=== DATA FOR PROCESSING ===

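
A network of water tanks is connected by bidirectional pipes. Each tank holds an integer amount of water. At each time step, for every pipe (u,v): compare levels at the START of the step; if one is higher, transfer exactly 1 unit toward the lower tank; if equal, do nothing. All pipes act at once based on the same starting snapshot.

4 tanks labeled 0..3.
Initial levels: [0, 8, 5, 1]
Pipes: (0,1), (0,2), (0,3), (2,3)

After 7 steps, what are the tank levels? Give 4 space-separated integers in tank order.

Step 1: flows [1->0,2->0,3->0,2->3] -> levels [3 7 3 1]
Step 2: flows [1->0,0=2,0->3,2->3] -> levels [3 6 2 3]
Step 3: flows [1->0,0->2,0=3,3->2] -> levels [3 5 4 2]
Step 4: flows [1->0,2->0,0->3,2->3] -> levels [4 4 2 4]
Step 5: flows [0=1,0->2,0=3,3->2] -> levels [3 4 4 3]
Step 6: flows [1->0,2->0,0=3,2->3] -> levels [5 3 2 4]
Step 7: flows [0->1,0->2,0->3,3->2] -> levels [2 4 4 4]

Answer: 2 4 4 4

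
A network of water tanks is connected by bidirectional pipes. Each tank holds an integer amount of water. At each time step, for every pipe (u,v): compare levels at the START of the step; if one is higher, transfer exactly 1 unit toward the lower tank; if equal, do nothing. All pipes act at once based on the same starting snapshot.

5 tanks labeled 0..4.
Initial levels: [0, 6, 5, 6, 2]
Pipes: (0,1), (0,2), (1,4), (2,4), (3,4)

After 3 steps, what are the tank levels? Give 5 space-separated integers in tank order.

Step 1: flows [1->0,2->0,1->4,2->4,3->4] -> levels [2 4 3 5 5]
Step 2: flows [1->0,2->0,4->1,4->2,3=4] -> levels [4 4 3 5 3]
Step 3: flows [0=1,0->2,1->4,2=4,3->4] -> levels [3 3 4 4 5]

Answer: 3 3 4 4 5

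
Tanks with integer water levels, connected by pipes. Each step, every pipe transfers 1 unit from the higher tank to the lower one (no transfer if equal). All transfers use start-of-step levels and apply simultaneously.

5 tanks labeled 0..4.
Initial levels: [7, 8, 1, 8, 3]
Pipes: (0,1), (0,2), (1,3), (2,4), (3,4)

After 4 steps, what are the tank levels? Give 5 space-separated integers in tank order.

Answer: 4 7 6 4 6

Derivation:
Step 1: flows [1->0,0->2,1=3,4->2,3->4] -> levels [7 7 3 7 3]
Step 2: flows [0=1,0->2,1=3,2=4,3->4] -> levels [6 7 4 6 4]
Step 3: flows [1->0,0->2,1->3,2=4,3->4] -> levels [6 5 5 6 5]
Step 4: flows [0->1,0->2,3->1,2=4,3->4] -> levels [4 7 6 4 6]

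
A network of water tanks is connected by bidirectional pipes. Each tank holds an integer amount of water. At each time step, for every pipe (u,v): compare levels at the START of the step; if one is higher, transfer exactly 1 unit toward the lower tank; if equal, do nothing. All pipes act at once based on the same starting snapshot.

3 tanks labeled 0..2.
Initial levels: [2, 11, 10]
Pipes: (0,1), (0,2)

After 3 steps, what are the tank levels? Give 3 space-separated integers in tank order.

Step 1: flows [1->0,2->0] -> levels [4 10 9]
Step 2: flows [1->0,2->0] -> levels [6 9 8]
Step 3: flows [1->0,2->0] -> levels [8 8 7]

Answer: 8 8 7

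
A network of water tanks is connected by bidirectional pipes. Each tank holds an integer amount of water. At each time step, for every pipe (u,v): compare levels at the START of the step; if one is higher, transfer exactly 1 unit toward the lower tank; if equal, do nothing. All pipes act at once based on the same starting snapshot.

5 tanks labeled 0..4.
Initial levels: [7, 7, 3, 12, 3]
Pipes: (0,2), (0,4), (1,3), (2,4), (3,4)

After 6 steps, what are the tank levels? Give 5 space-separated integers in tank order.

Answer: 5 7 7 6 7

Derivation:
Step 1: flows [0->2,0->4,3->1,2=4,3->4] -> levels [5 8 4 10 5]
Step 2: flows [0->2,0=4,3->1,4->2,3->4] -> levels [4 9 6 8 5]
Step 3: flows [2->0,4->0,1->3,2->4,3->4] -> levels [6 8 4 8 6]
Step 4: flows [0->2,0=4,1=3,4->2,3->4] -> levels [5 8 6 7 6]
Step 5: flows [2->0,4->0,1->3,2=4,3->4] -> levels [7 7 5 7 6]
Step 6: flows [0->2,0->4,1=3,4->2,3->4] -> levels [5 7 7 6 7]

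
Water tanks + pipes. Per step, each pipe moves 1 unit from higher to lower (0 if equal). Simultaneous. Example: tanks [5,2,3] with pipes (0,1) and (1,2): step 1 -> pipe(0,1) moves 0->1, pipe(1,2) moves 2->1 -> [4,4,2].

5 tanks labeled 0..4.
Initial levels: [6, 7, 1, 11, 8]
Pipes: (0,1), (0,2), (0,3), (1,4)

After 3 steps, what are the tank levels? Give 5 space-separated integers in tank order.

Step 1: flows [1->0,0->2,3->0,4->1] -> levels [7 7 2 10 7]
Step 2: flows [0=1,0->2,3->0,1=4] -> levels [7 7 3 9 7]
Step 3: flows [0=1,0->2,3->0,1=4] -> levels [7 7 4 8 7]

Answer: 7 7 4 8 7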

===

Go through the material and select each line with the string "Initial" in it.

WRITTEN SOLUTION
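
Initial levels: [0, 8, 5, 1]
Initial levels: [0, 6, 5, 6, 2]
Initial levels: [7, 8, 1, 8, 3]
Initial levels: [2, 11, 10]
Initial levels: [7, 7, 3, 12, 3]
Initial levels: [6, 7, 1, 11, 8]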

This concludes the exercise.